*** Opening STORED DATA ***
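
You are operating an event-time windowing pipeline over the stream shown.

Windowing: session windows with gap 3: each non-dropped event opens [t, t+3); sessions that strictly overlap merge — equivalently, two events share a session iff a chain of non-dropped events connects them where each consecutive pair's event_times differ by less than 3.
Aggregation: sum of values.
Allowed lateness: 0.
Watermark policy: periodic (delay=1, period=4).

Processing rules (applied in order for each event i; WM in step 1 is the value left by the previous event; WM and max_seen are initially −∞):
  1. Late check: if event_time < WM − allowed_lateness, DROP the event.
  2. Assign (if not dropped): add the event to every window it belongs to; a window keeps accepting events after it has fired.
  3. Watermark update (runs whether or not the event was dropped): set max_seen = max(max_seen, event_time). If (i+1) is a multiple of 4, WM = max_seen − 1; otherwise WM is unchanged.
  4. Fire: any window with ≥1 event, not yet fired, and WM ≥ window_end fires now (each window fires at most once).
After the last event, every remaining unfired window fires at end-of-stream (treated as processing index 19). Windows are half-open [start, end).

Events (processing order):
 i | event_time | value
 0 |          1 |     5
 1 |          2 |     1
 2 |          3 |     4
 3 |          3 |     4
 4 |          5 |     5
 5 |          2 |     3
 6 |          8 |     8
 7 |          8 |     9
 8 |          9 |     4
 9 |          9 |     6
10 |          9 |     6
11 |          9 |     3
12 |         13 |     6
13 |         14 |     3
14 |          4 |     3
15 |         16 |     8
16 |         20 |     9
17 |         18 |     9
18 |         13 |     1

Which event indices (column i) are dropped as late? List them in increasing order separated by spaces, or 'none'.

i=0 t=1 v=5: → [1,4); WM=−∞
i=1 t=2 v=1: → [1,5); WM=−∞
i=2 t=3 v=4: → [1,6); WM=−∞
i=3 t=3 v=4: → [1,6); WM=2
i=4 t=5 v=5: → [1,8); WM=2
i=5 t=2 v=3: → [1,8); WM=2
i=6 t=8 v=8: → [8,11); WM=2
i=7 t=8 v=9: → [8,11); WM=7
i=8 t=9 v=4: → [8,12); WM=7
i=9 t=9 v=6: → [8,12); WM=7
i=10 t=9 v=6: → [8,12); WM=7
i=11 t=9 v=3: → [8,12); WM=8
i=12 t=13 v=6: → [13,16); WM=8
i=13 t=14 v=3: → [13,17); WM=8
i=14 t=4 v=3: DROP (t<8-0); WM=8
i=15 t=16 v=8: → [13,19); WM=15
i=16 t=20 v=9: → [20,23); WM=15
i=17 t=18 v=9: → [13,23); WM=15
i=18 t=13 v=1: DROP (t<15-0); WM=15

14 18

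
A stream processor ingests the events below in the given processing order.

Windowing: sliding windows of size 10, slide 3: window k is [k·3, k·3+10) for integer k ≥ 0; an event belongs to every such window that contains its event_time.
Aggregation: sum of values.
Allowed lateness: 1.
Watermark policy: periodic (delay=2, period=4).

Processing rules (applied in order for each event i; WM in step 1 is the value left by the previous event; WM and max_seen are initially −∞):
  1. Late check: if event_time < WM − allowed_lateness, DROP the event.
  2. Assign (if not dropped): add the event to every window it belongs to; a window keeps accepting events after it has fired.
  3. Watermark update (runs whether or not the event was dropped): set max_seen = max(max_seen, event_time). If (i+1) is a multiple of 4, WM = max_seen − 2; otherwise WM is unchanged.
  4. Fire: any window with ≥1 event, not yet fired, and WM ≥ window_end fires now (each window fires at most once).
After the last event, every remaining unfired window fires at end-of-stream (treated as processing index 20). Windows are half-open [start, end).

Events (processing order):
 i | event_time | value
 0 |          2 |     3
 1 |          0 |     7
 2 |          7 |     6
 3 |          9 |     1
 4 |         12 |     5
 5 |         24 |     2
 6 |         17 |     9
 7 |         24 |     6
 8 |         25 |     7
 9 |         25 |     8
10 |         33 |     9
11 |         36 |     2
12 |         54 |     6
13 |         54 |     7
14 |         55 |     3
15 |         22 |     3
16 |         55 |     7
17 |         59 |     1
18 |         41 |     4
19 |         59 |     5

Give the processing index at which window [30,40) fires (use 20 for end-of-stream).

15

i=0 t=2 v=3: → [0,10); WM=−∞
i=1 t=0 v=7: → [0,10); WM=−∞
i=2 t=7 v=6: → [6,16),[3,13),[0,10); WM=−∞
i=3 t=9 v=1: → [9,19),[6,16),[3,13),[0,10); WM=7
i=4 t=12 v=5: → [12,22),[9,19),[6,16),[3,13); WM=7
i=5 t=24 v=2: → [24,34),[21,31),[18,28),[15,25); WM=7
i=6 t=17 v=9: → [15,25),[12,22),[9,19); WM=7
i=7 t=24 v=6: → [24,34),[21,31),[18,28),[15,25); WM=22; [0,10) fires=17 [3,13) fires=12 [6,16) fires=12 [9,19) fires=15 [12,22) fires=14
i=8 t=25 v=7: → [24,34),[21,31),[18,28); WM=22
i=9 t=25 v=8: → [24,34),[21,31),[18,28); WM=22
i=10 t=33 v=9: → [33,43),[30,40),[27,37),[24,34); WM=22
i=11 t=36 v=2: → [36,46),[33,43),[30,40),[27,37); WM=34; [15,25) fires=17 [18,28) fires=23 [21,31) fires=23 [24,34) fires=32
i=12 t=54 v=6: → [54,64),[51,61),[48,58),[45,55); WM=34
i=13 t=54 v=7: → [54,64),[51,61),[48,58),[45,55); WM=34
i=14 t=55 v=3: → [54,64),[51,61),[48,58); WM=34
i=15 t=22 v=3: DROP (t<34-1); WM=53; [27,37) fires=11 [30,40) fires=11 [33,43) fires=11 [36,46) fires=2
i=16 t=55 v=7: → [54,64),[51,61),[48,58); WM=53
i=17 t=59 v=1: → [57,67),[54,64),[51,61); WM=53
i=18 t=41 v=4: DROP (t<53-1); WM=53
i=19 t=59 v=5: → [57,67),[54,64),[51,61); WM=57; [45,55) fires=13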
*** Closing STORED DATA ***
→ EXERCISE INSTRUCTIONS
Make a list of all lines in the data that contain "multiple".

→ FINISHED EXERCISE
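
  3. Watermark update (runs whether or not the event was dropped): set max_seen = max(max_seen, event_time). If (i+1) is a multiple of 4, WM = max_seen − 1; otherwise WM is unchanged.
  3. Watermark update (runs whether or not the event was dropped): set max_seen = max(max_seen, event_time). If (i+1) is a multiple of 4, WM = max_seen − 2; otherwise WM is unchanged.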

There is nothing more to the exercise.